ASSIGNMENT: Nothing but a number is needed: the count of lines below that include "What".

-- Opening Marker --

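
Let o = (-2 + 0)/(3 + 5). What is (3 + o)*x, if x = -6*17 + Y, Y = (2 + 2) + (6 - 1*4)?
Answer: -264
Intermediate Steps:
o = -1/4 (o = -2/8 = -2*1/8 = -1/4 ≈ -0.25000)
Y = 6 (Y = 4 + (6 - 4) = 4 + 2 = 6)
x = -96 (x = -6*17 + 6 = -102 + 6 = -96)
(3 + o)*x = (3 - 1/4)*(-96) = (11/4)*(-96) = -264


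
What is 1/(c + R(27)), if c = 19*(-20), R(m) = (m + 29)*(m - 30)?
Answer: -1/548 ≈ -0.0018248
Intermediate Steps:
R(m) = (-30 + m)*(29 + m) (R(m) = (29 + m)*(-30 + m) = (-30 + m)*(29 + m))
c = -380
1/(c + R(27)) = 1/(-380 + (-870 + 27² - 1*27)) = 1/(-380 + (-870 + 729 - 27)) = 1/(-380 - 168) = 1/(-548) = -1/548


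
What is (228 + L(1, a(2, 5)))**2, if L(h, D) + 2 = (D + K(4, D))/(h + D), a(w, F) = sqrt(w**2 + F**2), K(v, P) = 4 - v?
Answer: 20205739/392 - 6357*sqrt(29)/392 ≈ 51458.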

-- Closing Marker --

ANSWER BOX: 3